▸ RECORDS SHOWN
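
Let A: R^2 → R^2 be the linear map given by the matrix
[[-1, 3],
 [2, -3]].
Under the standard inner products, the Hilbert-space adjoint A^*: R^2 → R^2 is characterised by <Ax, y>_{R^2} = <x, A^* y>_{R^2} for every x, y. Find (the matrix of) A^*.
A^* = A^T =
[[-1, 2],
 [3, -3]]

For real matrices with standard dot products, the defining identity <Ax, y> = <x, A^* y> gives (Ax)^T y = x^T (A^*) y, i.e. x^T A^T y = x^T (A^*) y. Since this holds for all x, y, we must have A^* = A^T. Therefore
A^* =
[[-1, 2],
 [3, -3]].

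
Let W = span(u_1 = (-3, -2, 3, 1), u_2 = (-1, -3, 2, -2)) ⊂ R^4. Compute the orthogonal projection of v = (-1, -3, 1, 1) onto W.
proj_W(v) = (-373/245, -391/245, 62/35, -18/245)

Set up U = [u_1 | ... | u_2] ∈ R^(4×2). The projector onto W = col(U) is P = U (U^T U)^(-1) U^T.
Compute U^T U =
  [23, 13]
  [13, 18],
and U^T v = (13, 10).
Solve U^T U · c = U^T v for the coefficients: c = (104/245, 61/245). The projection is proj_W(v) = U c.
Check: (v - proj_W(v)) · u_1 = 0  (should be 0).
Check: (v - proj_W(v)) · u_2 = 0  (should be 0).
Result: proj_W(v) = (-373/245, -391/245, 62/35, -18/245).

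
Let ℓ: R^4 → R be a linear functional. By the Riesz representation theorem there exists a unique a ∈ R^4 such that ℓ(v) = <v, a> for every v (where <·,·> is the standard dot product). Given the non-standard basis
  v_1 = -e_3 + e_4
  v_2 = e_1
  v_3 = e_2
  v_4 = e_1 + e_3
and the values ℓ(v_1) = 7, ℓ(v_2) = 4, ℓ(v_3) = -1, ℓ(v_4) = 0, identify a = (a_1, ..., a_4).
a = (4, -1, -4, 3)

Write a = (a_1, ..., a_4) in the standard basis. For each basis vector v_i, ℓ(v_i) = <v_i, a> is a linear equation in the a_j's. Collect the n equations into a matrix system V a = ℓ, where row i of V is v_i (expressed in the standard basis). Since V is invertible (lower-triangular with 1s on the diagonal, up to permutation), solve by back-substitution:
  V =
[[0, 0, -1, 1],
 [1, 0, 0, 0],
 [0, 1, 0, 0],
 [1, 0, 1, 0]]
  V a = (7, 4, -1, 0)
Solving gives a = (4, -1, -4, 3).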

▸ WHAT YOU SHOULD DO
Please output the full listing one more time, exactly.

▸ TASK RESULT
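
Let A: R^2 → R^2 be the linear map given by the matrix
[[-1, 3],
 [2, -3]].
Under the standard inner products, the Hilbert-space adjoint A^*: R^2 → R^2 is characterised by <Ax, y>_{R^2} = <x, A^* y>_{R^2} for every x, y. Find (the matrix of) A^*.
A^* = A^T =
[[-1, 2],
 [3, -3]]

For real matrices with standard dot products, the defining identity <Ax, y> = <x, A^* y> gives (Ax)^T y = x^T (A^*) y, i.e. x^T A^T y = x^T (A^*) y. Since this holds for all x, y, we must have A^* = A^T. Therefore
A^* =
[[-1, 2],
 [3, -3]].

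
Let W = span(u_1 = (-3, -2, 3, 1), u_2 = (-1, -3, 2, -2)) ⊂ R^4. Compute the orthogonal projection of v = (-1, -3, 1, 1) onto W.
proj_W(v) = (-373/245, -391/245, 62/35, -18/245)

Set up U = [u_1 | ... | u_2] ∈ R^(4×2). The projector onto W = col(U) is P = U (U^T U)^(-1) U^T.
Compute U^T U =
  [23, 13]
  [13, 18],
and U^T v = (13, 10).
Solve U^T U · c = U^T v for the coefficients: c = (104/245, 61/245). The projection is proj_W(v) = U c.
Check: (v - proj_W(v)) · u_1 = 0  (should be 0).
Check: (v - proj_W(v)) · u_2 = 0  (should be 0).
Result: proj_W(v) = (-373/245, -391/245, 62/35, -18/245).

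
Let ℓ: R^4 → R be a linear functional. By the Riesz representation theorem there exists a unique a ∈ R^4 such that ℓ(v) = <v, a> for every v (where <·,·> is the standard dot product). Given the non-standard basis
  v_1 = -e_3 + e_4
  v_2 = e_1
  v_3 = e_2
  v_4 = e_1 + e_3
and the values ℓ(v_1) = 7, ℓ(v_2) = 4, ℓ(v_3) = -1, ℓ(v_4) = 0, identify a = (a_1, ..., a_4).
a = (4, -1, -4, 3)

Write a = (a_1, ..., a_4) in the standard basis. For each basis vector v_i, ℓ(v_i) = <v_i, a> is a linear equation in the a_j's. Collect the n equations into a matrix system V a = ℓ, where row i of V is v_i (expressed in the standard basis). Since V is invertible (lower-triangular with 1s on the diagonal, up to permutation), solve by back-substitution:
  V =
[[0, 0, -1, 1],
 [1, 0, 0, 0],
 [0, 1, 0, 0],
 [1, 0, 1, 0]]
  V a = (7, 4, -1, 0)
Solving gives a = (4, -1, -4, 3).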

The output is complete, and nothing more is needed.